* _Material provided_
=== Begin Enclosure ===

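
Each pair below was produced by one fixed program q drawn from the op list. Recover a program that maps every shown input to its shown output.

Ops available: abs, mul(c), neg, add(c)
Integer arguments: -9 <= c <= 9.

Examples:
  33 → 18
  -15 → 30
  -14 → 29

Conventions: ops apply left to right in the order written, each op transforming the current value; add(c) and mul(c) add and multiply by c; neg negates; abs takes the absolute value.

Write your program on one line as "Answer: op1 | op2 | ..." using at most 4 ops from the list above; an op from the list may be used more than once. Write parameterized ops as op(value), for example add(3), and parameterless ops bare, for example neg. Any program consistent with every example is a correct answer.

neg | add(7) | add(8) | abs

Check, running the answer program on each example:
  33 -> -33 -> -26 -> -18 -> 18
  -15 -> 15 -> 22 -> 30 -> 30
  -14 -> 14 -> 21 -> 29 -> 29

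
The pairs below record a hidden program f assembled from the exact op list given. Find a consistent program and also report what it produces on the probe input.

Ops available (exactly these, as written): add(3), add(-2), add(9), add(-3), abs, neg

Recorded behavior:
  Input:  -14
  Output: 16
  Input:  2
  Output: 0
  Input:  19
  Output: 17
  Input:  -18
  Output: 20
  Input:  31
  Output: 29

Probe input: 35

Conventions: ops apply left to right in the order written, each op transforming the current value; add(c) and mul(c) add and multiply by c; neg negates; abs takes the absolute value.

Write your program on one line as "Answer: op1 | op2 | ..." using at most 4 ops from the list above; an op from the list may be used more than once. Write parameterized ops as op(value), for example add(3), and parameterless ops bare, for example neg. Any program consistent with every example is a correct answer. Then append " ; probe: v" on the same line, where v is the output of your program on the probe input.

add(-2) | neg | abs ; probe: 33

Check, running the answer program on each example:
  -14 -> -16 -> 16 -> 16
  2 -> 0 -> 0 -> 0
  19 -> 17 -> -17 -> 17
  -18 -> -20 -> 20 -> 20
  31 -> 29 -> -29 -> 29
  probe: 35 -> 33 -> -33 -> 33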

=== End Enclosure ===

* _What the exercise asks_
Print out all the entries precisely as written.

* _Result for this exercise_
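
Each pair below was produced by one fixed program q drawn from the op list. Recover a program that maps every shown input to its shown output.

Ops available: abs, mul(c), neg, add(c)
Integer arguments: -9 <= c <= 9.

Examples:
  33 → 18
  -15 → 30
  -14 → 29

Conventions: ops apply left to right in the order written, each op transforming the current value; add(c) and mul(c) add and multiply by c; neg negates; abs takes the absolute value.

Write your program on one line as "Answer: op1 | op2 | ..." using at most 4 ops from the list above; an op from the list may be used more than once. Write parameterized ops as op(value), for example add(3), and parameterless ops bare, for example neg. Any program consistent with every example is a correct answer.

neg | add(7) | add(8) | abs

Check, running the answer program on each example:
  33 -> -33 -> -26 -> -18 -> 18
  -15 -> 15 -> 22 -> 30 -> 30
  -14 -> 14 -> 21 -> 29 -> 29

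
The pairs below record a hidden program f assembled from the exact op list given. Find a consistent program and also report what it produces on the probe input.

Ops available (exactly these, as written): add(3), add(-2), add(9), add(-3), abs, neg

Recorded behavior:
  Input:  -14
  Output: 16
  Input:  2
  Output: 0
  Input:  19
  Output: 17
  Input:  -18
  Output: 20
  Input:  31
  Output: 29

Probe input: 35

Conventions: ops apply left to right in the order written, each op transforming the current value; add(c) and mul(c) add and multiply by c; neg negates; abs takes the absolute value.

Write your program on one line as "Answer: op1 | op2 | ..." using at most 4 ops from the list above; an op from the list may be used more than once. Write parameterized ops as op(value), for example add(3), and parameterless ops bare, for example neg. Any program consistent with every example is a correct answer. Then append " ; probe: v" on the same line, where v is the output of your program on the probe input.

add(-2) | neg | abs ; probe: 33

Check, running the answer program on each example:
  -14 -> -16 -> 16 -> 16
  2 -> 0 -> 0 -> 0
  19 -> 17 -> -17 -> 17
  -18 -> -20 -> 20 -> 20
  31 -> 29 -> -29 -> 29
  probe: 35 -> 33 -> -33 -> 33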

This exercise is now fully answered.